▸ **EXERCISE DIRECTIONS**
Between the line containing "55 75 48 75" and the line containing "After processing the" lies a run of lines; give that run again exactly, with both of those lines, and nothing else from the entries below.

▸ **PROVIDED DATA**
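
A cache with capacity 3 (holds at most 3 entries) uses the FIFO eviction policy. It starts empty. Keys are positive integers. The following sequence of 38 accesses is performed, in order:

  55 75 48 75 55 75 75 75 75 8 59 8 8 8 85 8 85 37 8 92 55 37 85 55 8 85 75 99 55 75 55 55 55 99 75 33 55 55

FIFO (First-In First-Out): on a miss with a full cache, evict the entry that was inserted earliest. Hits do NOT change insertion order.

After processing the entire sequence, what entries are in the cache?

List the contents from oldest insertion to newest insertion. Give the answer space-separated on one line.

Answer: 99 55 33

Derivation:
FIFO simulation (capacity=3):
  1. access 55: MISS. Cache (old->new): [55]
  2. access 75: MISS. Cache (old->new): [55 75]
  3. access 48: MISS. Cache (old->new): [55 75 48]
  4. access 75: HIT. Cache (old->new): [55 75 48]
  5. access 55: HIT. Cache (old->new): [55 75 48]
  6. access 75: HIT. Cache (old->new): [55 75 48]
  7. access 75: HIT. Cache (old->new): [55 75 48]
  8. access 75: HIT. Cache (old->new): [55 75 48]
  9. access 75: HIT. Cache (old->new): [55 75 48]
  10. access 8: MISS, evict 55. Cache (old->new): [75 48 8]
  11. access 59: MISS, evict 75. Cache (old->new): [48 8 59]
  12. access 8: HIT. Cache (old->new): [48 8 59]
  13. access 8: HIT. Cache (old->new): [48 8 59]
  14. access 8: HIT. Cache (old->new): [48 8 59]
  15. access 85: MISS, evict 48. Cache (old->new): [8 59 85]
  16. access 8: HIT. Cache (old->new): [8 59 85]
  17. access 85: HIT. Cache (old->new): [8 59 85]
  18. access 37: MISS, evict 8. Cache (old->new): [59 85 37]
  19. access 8: MISS, evict 59. Cache (old->new): [85 37 8]
  20. access 92: MISS, evict 85. Cache (old->new): [37 8 92]
  21. access 55: MISS, evict 37. Cache (old->new): [8 92 55]
  22. access 37: MISS, evict 8. Cache (old->new): [92 55 37]
  23. access 85: MISS, evict 92. Cache (old->new): [55 37 85]
  24. access 55: HIT. Cache (old->new): [55 37 85]
  25. access 8: MISS, evict 55. Cache (old->new): [37 85 8]
  26. access 85: HIT. Cache (old->new): [37 85 8]
  27. access 75: MISS, evict 37. Cache (old->new): [85 8 75]
  28. access 99: MISS, evict 85. Cache (old->new): [8 75 99]
  29. access 55: MISS, evict 8. Cache (old->new): [75 99 55]
  30. access 75: HIT. Cache (old->new): [75 99 55]
  31. access 55: HIT. Cache (old->new): [75 99 55]
  32. access 55: HIT. Cache (old->new): [75 99 55]
  33. access 55: HIT. Cache (old->new): [75 99 55]
  34. access 99: HIT. Cache (old->new): [75 99 55]
  35. access 75: HIT. Cache (old->new): [75 99 55]
  36. access 33: MISS, evict 75. Cache (old->new): [99 55 33]
  37. access 55: HIT. Cache (old->new): [99 55 33]
  38. access 55: HIT. Cache (old->new): [99 55 33]
Total: 21 hits, 17 misses, 14 evictions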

▸ **ANSWER TO THE PROBLEM**
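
  55 75 48 75 55 75 75 75 75 8 59 8 8 8 85 8 85 37 8 92 55 37 85 55 8 85 75 99 55 75 55 55 55 99 75 33 55 55

FIFO (First-In First-Out): on a miss with a full cache, evict the entry that was inserted earliest. Hits do NOT change insertion order.

After processing the entire sequence, what entries are in the cache?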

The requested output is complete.